- Prompt
Write the entries below out again without a single difference.

Data records Start Marker

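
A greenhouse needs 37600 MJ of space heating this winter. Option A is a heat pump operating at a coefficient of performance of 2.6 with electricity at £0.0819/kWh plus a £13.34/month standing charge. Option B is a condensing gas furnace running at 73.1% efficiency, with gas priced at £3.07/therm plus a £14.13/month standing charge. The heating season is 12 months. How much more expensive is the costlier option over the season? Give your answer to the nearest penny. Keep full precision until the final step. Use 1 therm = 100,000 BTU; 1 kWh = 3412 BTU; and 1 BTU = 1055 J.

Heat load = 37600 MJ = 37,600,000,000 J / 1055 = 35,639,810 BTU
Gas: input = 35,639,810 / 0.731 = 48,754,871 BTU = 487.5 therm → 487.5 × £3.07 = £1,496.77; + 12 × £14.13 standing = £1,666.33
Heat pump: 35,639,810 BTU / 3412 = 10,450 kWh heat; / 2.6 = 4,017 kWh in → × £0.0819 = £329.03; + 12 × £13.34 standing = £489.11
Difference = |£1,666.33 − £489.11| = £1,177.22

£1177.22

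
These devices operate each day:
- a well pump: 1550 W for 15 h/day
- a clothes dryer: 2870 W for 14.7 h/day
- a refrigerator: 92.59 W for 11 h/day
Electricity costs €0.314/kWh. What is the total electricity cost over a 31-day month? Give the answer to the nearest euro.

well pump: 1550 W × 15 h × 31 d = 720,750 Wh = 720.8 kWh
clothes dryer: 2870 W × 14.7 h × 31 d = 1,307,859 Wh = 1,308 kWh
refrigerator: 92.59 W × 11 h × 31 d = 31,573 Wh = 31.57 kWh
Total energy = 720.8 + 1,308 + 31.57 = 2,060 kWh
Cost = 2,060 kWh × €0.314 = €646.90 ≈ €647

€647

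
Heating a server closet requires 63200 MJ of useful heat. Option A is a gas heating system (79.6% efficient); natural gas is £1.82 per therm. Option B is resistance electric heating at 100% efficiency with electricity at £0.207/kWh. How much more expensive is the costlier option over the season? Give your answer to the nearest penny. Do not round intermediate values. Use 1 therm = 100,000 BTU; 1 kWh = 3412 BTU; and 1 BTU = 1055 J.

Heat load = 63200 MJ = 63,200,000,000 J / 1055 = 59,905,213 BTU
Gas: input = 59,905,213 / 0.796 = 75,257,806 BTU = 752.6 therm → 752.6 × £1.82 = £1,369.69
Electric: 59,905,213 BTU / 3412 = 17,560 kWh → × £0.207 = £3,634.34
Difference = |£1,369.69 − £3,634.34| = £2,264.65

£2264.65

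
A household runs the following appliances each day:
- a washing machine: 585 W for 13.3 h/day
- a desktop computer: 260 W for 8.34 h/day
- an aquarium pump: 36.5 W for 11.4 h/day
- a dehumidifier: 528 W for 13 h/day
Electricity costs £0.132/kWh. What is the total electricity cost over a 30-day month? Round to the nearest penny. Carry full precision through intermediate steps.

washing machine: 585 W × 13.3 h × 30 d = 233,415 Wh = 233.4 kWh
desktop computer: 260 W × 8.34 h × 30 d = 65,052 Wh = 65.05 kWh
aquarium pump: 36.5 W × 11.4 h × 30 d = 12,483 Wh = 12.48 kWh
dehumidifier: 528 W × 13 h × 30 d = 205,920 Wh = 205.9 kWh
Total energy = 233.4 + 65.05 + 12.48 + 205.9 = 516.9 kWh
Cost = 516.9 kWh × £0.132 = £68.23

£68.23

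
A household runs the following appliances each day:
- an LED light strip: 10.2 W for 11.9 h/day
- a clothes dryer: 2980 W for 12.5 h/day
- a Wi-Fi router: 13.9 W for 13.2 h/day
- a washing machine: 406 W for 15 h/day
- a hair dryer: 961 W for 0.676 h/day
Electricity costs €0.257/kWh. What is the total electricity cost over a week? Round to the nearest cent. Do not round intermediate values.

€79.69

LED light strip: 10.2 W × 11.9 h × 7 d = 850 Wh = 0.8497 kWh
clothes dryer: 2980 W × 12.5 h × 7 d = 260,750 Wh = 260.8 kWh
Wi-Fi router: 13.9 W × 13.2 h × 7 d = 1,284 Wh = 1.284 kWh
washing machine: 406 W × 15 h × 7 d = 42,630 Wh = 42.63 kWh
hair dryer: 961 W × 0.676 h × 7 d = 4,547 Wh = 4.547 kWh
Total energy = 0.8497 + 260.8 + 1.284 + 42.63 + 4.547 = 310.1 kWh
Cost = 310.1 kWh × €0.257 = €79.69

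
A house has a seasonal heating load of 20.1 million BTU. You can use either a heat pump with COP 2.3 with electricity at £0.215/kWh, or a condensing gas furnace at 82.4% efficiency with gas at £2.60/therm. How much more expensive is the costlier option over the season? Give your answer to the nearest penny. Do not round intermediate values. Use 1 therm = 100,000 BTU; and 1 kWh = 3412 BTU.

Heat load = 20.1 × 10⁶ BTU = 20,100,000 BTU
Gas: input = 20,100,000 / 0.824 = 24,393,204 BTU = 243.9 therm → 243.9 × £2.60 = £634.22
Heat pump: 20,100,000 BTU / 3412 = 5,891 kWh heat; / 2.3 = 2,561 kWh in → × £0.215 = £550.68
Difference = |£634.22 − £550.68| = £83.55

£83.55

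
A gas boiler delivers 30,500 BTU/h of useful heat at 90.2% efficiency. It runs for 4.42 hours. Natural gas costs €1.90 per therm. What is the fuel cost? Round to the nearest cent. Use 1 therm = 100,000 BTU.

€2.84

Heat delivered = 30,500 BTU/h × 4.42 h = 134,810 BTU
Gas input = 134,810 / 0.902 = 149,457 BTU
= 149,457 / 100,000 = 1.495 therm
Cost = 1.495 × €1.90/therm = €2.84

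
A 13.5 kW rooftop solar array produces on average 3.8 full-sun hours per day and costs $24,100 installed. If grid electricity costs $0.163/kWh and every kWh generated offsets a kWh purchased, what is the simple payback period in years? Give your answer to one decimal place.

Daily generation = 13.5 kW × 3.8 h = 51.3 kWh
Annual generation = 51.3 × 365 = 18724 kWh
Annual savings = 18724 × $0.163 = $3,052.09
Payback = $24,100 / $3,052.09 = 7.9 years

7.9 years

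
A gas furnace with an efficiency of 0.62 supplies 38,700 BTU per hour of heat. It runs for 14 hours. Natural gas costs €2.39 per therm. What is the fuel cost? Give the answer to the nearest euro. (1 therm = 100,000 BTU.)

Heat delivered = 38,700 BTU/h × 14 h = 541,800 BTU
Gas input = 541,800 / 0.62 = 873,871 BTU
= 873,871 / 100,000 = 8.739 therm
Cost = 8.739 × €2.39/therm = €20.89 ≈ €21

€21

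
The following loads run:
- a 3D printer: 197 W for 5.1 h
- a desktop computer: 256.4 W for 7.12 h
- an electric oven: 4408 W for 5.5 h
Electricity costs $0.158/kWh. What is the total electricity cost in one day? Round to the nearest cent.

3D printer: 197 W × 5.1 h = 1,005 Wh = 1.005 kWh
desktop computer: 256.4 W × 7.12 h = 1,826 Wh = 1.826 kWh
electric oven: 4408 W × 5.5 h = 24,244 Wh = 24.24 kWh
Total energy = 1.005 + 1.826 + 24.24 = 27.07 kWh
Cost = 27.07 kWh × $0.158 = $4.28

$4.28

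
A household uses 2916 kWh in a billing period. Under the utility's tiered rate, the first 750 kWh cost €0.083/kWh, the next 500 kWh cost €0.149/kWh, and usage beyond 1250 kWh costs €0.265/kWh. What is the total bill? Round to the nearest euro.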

Data records End Marker

- Your solution
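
A greenhouse needs 37600 MJ of space heating this winter. Option A is a heat pump operating at a coefficient of performance of 2.6 with electricity at £0.0819/kWh plus a £13.34/month standing charge. Option B is a condensing gas furnace running at 73.1% efficiency, with gas priced at £3.07/therm plus a £14.13/month standing charge. The heating season is 12 months. How much more expensive is the costlier option over the season? Give your answer to the nearest penny. Keep full precision until the final step. Use 1 therm = 100,000 BTU; 1 kWh = 3412 BTU; and 1 BTU = 1055 J.

Heat load = 37600 MJ = 37,600,000,000 J / 1055 = 35,639,810 BTU
Gas: input = 35,639,810 / 0.731 = 48,754,871 BTU = 487.5 therm → 487.5 × £3.07 = £1,496.77; + 12 × £14.13 standing = £1,666.33
Heat pump: 35,639,810 BTU / 3412 = 10,450 kWh heat; / 2.6 = 4,017 kWh in → × £0.0819 = £329.03; + 12 × £13.34 standing = £489.11
Difference = |£1,666.33 − £489.11| = £1,177.22

£1177.22

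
These devices operate each day:
- a well pump: 1550 W for 15 h/day
- a clothes dryer: 2870 W for 14.7 h/day
- a refrigerator: 92.59 W for 11 h/day
Electricity costs €0.314/kWh. What is the total electricity cost over a 31-day month? Give the answer to the nearest euro.

well pump: 1550 W × 15 h × 31 d = 720,750 Wh = 720.8 kWh
clothes dryer: 2870 W × 14.7 h × 31 d = 1,307,859 Wh = 1,308 kWh
refrigerator: 92.59 W × 11 h × 31 d = 31,573 Wh = 31.57 kWh
Total energy = 720.8 + 1,308 + 31.57 = 2,060 kWh
Cost = 2,060 kWh × €0.314 = €646.90 ≈ €647

€647

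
Heating a server closet requires 63200 MJ of useful heat. Option A is a gas heating system (79.6% efficient); natural gas is £1.82 per therm. Option B is resistance electric heating at 100% efficiency with electricity at £0.207/kWh. How much more expensive is the costlier option over the season? Give your answer to the nearest penny. Do not round intermediate values. Use 1 therm = 100,000 BTU; 1 kWh = 3412 BTU; and 1 BTU = 1055 J.

Heat load = 63200 MJ = 63,200,000,000 J / 1055 = 59,905,213 BTU
Gas: input = 59,905,213 / 0.796 = 75,257,806 BTU = 752.6 therm → 752.6 × £1.82 = £1,369.69
Electric: 59,905,213 BTU / 3412 = 17,560 kWh → × £0.207 = £3,634.34
Difference = |£1,369.69 − £3,634.34| = £2,264.65

£2264.65

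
A household runs the following appliances each day:
- a washing machine: 585 W for 13.3 h/day
- a desktop computer: 260 W for 8.34 h/day
- an aquarium pump: 36.5 W for 11.4 h/day
- a dehumidifier: 528 W for 13 h/day
Electricity costs £0.132/kWh. What is the total electricity cost over a 30-day month? Round to the nearest penny. Carry full precision through intermediate steps.

washing machine: 585 W × 13.3 h × 30 d = 233,415 Wh = 233.4 kWh
desktop computer: 260 W × 8.34 h × 30 d = 65,052 Wh = 65.05 kWh
aquarium pump: 36.5 W × 11.4 h × 30 d = 12,483 Wh = 12.48 kWh
dehumidifier: 528 W × 13 h × 30 d = 205,920 Wh = 205.9 kWh
Total energy = 233.4 + 65.05 + 12.48 + 205.9 = 516.9 kWh
Cost = 516.9 kWh × £0.132 = £68.23

£68.23

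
A household runs the following appliances each day:
- an LED light strip: 10.2 W for 11.9 h/day
- a clothes dryer: 2980 W for 12.5 h/day
- a Wi-Fi router: 13.9 W for 13.2 h/day
- a washing machine: 406 W for 15 h/day
- a hair dryer: 961 W for 0.676 h/day
Electricity costs €0.257/kWh. What is the total electricity cost over a week? Round to the nearest cent. Do not round intermediate values.

€79.69

LED light strip: 10.2 W × 11.9 h × 7 d = 850 Wh = 0.8497 kWh
clothes dryer: 2980 W × 12.5 h × 7 d = 260,750 Wh = 260.8 kWh
Wi-Fi router: 13.9 W × 13.2 h × 7 d = 1,284 Wh = 1.284 kWh
washing machine: 406 W × 15 h × 7 d = 42,630 Wh = 42.63 kWh
hair dryer: 961 W × 0.676 h × 7 d = 4,547 Wh = 4.547 kWh
Total energy = 0.8497 + 260.8 + 1.284 + 42.63 + 4.547 = 310.1 kWh
Cost = 310.1 kWh × €0.257 = €79.69

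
A house has a seasonal heating load of 20.1 million BTU. You can use either a heat pump with COP 2.3 with electricity at £0.215/kWh, or a condensing gas furnace at 82.4% efficiency with gas at £2.60/therm. How much more expensive is the costlier option over the season? Give your answer to the nearest penny. Do not round intermediate values. Use 1 therm = 100,000 BTU; and 1 kWh = 3412 BTU.

Heat load = 20.1 × 10⁶ BTU = 20,100,000 BTU
Gas: input = 20,100,000 / 0.824 = 24,393,204 BTU = 243.9 therm → 243.9 × £2.60 = £634.22
Heat pump: 20,100,000 BTU / 3412 = 5,891 kWh heat; / 2.3 = 2,561 kWh in → × £0.215 = £550.68
Difference = |£634.22 − £550.68| = £83.55

£83.55

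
A gas boiler delivers 30,500 BTU/h of useful heat at 90.2% efficiency. It runs for 4.42 hours. Natural gas costs €1.90 per therm. What is the fuel cost? Round to the nearest cent. Use 1 therm = 100,000 BTU.

€2.84

Heat delivered = 30,500 BTU/h × 4.42 h = 134,810 BTU
Gas input = 134,810 / 0.902 = 149,457 BTU
= 149,457 / 100,000 = 1.495 therm
Cost = 1.495 × €1.90/therm = €2.84

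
A 13.5 kW rooftop solar array produces on average 3.8 full-sun hours per day and costs $24,100 installed. If grid electricity costs $0.163/kWh and every kWh generated offsets a kWh purchased, what is the simple payback period in years? Give your answer to one decimal place.

Daily generation = 13.5 kW × 3.8 h = 51.3 kWh
Annual generation = 51.3 × 365 = 18724 kWh
Annual savings = 18724 × $0.163 = $3,052.09
Payback = $24,100 / $3,052.09 = 7.9 years

7.9 years

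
A gas furnace with an efficiency of 0.62 supplies 38,700 BTU per hour of heat. It runs for 14 hours. Natural gas costs €2.39 per therm. What is the fuel cost? Give the answer to the nearest euro. (1 therm = 100,000 BTU.)

Heat delivered = 38,700 BTU/h × 14 h = 541,800 BTU
Gas input = 541,800 / 0.62 = 873,871 BTU
= 873,871 / 100,000 = 8.739 therm
Cost = 8.739 × €2.39/therm = €20.89 ≈ €21

€21

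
The following loads run:
- a 3D printer: 197 W for 5.1 h
- a desktop computer: 256.4 W for 7.12 h
- an electric oven: 4408 W for 5.5 h
Electricity costs $0.158/kWh. What is the total electricity cost in one day? Round to the nearest cent.

3D printer: 197 W × 5.1 h = 1,005 Wh = 1.005 kWh
desktop computer: 256.4 W × 7.12 h = 1,826 Wh = 1.826 kWh
electric oven: 4408 W × 5.5 h = 24,244 Wh = 24.24 kWh
Total energy = 1.005 + 1.826 + 24.24 = 27.07 kWh
Cost = 27.07 kWh × $0.158 = $4.28

$4.28

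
A household uses 2916 kWh in a billing period. Under the utility's tiered rate, the first 750 kWh cost €0.083/kWh, the next 500 kWh cost €0.149/kWh, and usage beyond 1250 kWh costs €0.265/kWh. What is the total bill? Round to the nearest euro.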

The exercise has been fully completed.